__EXERCISE OBJECTIVE__.
Each record must be retyped in full. No character may differ.

__DATA EXTRACTS__.
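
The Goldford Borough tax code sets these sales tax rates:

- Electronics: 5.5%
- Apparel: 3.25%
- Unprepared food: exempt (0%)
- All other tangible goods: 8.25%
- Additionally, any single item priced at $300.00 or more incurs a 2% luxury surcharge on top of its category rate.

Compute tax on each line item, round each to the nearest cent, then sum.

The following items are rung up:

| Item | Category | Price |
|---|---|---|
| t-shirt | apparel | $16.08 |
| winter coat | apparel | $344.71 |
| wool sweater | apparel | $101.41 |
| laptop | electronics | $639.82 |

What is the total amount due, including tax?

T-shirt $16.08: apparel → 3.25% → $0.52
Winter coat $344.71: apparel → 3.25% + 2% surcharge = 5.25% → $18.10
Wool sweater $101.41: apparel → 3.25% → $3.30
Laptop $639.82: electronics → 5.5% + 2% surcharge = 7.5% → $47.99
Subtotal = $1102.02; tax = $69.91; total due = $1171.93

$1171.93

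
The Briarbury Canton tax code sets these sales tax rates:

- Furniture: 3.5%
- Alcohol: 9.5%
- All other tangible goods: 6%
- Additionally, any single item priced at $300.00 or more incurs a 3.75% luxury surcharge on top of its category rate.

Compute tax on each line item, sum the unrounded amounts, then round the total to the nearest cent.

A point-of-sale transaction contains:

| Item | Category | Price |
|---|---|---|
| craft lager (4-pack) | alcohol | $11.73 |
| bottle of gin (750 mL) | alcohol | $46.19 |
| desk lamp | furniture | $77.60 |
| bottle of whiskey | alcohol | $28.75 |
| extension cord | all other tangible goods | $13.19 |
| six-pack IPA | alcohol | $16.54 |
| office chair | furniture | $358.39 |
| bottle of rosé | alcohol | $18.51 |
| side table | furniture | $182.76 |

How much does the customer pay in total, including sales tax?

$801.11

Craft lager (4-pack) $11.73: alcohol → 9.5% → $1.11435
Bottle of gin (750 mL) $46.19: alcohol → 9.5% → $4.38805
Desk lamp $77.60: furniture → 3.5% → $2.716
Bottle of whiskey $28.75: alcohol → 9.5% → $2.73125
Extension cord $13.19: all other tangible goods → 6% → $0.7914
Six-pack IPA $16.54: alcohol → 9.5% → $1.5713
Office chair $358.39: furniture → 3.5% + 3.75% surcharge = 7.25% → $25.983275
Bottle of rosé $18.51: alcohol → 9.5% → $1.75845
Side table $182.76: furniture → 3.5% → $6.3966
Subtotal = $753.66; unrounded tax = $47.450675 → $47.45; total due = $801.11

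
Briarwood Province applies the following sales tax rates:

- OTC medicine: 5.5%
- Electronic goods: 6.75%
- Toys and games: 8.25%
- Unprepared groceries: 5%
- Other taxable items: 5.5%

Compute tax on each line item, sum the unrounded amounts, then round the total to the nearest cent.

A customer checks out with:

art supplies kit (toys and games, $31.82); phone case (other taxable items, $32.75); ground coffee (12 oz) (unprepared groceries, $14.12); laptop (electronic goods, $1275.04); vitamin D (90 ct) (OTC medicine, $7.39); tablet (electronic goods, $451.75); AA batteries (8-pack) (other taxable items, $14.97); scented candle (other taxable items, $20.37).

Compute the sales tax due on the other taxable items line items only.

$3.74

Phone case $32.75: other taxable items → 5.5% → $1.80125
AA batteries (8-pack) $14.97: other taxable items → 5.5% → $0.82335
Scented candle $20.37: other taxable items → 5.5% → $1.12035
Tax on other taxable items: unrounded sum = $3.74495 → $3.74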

__FINAL ANSWER__.
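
The Goldford Borough tax code sets these sales tax rates:

- Electronics: 5.5%
- Apparel: 3.25%
- Unprepared food: exempt (0%)
- All other tangible goods: 8.25%
- Additionally, any single item priced at $300.00 or more incurs a 2% luxury surcharge on top of its category rate.

Compute tax on each line item, round each to the nearest cent, then sum.

The following items are rung up:

| Item | Category | Price |
|---|---|---|
| t-shirt | apparel | $16.08 |
| winter coat | apparel | $344.71 |
| wool sweater | apparel | $101.41 |
| laptop | electronics | $639.82 |

What is the total amount due, including tax?

T-shirt $16.08: apparel → 3.25% → $0.52
Winter coat $344.71: apparel → 3.25% + 2% surcharge = 5.25% → $18.10
Wool sweater $101.41: apparel → 3.25% → $3.30
Laptop $639.82: electronics → 5.5% + 2% surcharge = 7.5% → $47.99
Subtotal = $1102.02; tax = $69.91; total due = $1171.93

$1171.93

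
The Briarbury Canton tax code sets these sales tax rates:

- Furniture: 3.5%
- Alcohol: 9.5%
- All other tangible goods: 6%
- Additionally, any single item priced at $300.00 or more incurs a 3.75% luxury surcharge on top of its category rate.

Compute tax on each line item, sum the unrounded amounts, then round the total to the nearest cent.

A point-of-sale transaction contains:

| Item | Category | Price |
|---|---|---|
| craft lager (4-pack) | alcohol | $11.73 |
| bottle of gin (750 mL) | alcohol | $46.19 |
| desk lamp | furniture | $77.60 |
| bottle of whiskey | alcohol | $28.75 |
| extension cord | all other tangible goods | $13.19 |
| six-pack IPA | alcohol | $16.54 |
| office chair | furniture | $358.39 |
| bottle of rosé | alcohol | $18.51 |
| side table | furniture | $182.76 |

How much does the customer pay in total, including sales tax?

$801.11

Craft lager (4-pack) $11.73: alcohol → 9.5% → $1.11435
Bottle of gin (750 mL) $46.19: alcohol → 9.5% → $4.38805
Desk lamp $77.60: furniture → 3.5% → $2.716
Bottle of whiskey $28.75: alcohol → 9.5% → $2.73125
Extension cord $13.19: all other tangible goods → 6% → $0.7914
Six-pack IPA $16.54: alcohol → 9.5% → $1.5713
Office chair $358.39: furniture → 3.5% + 3.75% surcharge = 7.25% → $25.983275
Bottle of rosé $18.51: alcohol → 9.5% → $1.75845
Side table $182.76: furniture → 3.5% → $6.3966
Subtotal = $753.66; unrounded tax = $47.450675 → $47.45; total due = $801.11

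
Briarwood Province applies the following sales tax rates:

- OTC medicine: 5.5%
- Electronic goods: 6.75%
- Toys and games: 8.25%
- Unprepared groceries: 5%
- Other taxable items: 5.5%

Compute tax on each line item, sum the unrounded amounts, then round the total to the nearest cent.

A customer checks out with:

art supplies kit (toys and games, $31.82); phone case (other taxable items, $32.75); ground coffee (12 oz) (unprepared groceries, $14.12); laptop (electronic goods, $1275.04); vitamin D (90 ct) (OTC medicine, $7.39); tablet (electronic goods, $451.75); AA batteries (8-pack) (other taxable items, $14.97); scented candle (other taxable items, $20.37).

Compute the sales tax due on the other taxable items line items only.

$3.74

Phone case $32.75: other taxable items → 5.5% → $1.80125
AA batteries (8-pack) $14.97: other taxable items → 5.5% → $0.82335
Scented candle $20.37: other taxable items → 5.5% → $1.12035
Tax on other taxable items: unrounded sum = $3.74495 → $3.74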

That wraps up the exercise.